WHAT YOU HAVE TO DO:
The data below holds a line containing "incident rate: 2" and a line containing "certificate is displayed in a public area"; please quote exactly those two lines and every line between them, and nothing else.

MATERIAL SUPPLIED:
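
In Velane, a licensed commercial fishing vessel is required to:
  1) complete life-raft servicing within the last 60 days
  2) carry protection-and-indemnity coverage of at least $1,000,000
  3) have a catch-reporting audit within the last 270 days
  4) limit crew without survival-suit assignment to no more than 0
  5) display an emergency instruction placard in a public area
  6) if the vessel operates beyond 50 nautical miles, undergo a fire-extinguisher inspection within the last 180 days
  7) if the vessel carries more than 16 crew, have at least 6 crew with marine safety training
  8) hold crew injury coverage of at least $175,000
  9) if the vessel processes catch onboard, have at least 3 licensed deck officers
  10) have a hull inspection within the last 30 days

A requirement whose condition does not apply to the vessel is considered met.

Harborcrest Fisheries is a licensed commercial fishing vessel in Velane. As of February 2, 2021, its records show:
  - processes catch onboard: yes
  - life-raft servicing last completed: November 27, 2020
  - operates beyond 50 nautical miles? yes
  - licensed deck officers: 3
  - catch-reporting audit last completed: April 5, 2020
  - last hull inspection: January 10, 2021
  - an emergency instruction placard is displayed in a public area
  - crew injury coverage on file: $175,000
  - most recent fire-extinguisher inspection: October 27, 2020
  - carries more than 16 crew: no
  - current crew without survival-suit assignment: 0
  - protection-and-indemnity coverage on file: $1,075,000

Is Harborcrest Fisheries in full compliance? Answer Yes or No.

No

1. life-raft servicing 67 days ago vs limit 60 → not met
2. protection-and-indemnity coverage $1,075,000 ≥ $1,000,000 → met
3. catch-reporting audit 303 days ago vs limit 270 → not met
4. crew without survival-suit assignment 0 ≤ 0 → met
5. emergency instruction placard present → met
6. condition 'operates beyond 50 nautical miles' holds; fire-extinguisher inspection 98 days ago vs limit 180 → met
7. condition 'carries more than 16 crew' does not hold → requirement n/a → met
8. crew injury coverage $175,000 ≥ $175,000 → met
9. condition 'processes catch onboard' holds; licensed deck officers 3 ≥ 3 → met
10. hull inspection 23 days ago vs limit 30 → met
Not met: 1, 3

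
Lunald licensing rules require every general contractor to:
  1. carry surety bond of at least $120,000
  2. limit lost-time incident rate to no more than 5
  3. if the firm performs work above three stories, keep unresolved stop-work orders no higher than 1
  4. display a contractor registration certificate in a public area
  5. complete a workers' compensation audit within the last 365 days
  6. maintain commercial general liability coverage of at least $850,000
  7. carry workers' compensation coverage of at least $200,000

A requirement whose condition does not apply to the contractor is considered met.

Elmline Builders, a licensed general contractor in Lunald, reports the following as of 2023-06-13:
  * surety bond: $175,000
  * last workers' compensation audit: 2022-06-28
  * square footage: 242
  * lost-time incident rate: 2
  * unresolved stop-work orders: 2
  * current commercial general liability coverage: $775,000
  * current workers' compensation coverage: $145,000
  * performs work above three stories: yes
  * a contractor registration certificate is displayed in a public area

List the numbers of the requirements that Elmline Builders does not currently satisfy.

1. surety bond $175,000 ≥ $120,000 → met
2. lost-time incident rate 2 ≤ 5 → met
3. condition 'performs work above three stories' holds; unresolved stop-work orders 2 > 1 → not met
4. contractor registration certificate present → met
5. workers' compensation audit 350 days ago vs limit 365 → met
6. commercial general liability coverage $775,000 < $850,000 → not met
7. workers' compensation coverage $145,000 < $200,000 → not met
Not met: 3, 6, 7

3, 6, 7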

---

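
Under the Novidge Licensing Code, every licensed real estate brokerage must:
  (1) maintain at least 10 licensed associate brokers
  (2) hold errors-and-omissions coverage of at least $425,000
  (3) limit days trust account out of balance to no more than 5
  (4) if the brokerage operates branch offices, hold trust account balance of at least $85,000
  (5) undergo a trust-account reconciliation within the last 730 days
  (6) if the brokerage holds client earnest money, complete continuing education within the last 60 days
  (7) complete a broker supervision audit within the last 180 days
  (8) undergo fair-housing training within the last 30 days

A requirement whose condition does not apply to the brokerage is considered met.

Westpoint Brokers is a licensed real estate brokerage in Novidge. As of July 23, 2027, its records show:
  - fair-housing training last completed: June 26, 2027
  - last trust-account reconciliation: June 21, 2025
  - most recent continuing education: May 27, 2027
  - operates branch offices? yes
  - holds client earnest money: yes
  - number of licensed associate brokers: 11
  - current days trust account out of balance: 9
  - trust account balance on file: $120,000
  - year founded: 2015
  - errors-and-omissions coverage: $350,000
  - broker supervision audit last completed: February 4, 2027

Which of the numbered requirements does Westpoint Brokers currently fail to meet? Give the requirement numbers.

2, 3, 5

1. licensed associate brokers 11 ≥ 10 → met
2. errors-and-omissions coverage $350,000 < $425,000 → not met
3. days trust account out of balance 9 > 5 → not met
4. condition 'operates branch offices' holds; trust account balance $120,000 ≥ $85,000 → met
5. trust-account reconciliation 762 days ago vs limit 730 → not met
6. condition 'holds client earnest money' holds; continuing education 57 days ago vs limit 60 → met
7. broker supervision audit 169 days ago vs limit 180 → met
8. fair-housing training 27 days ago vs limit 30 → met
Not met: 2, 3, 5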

RESPONSE:
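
  * lost-time incident rate: 2
  * unresolved stop-work orders: 2
  * current commercial general liability coverage: $775,000
  * current workers' compensation coverage: $145,000
  * performs work above three stories: yes
  * a contractor registration certificate is displayed in a public area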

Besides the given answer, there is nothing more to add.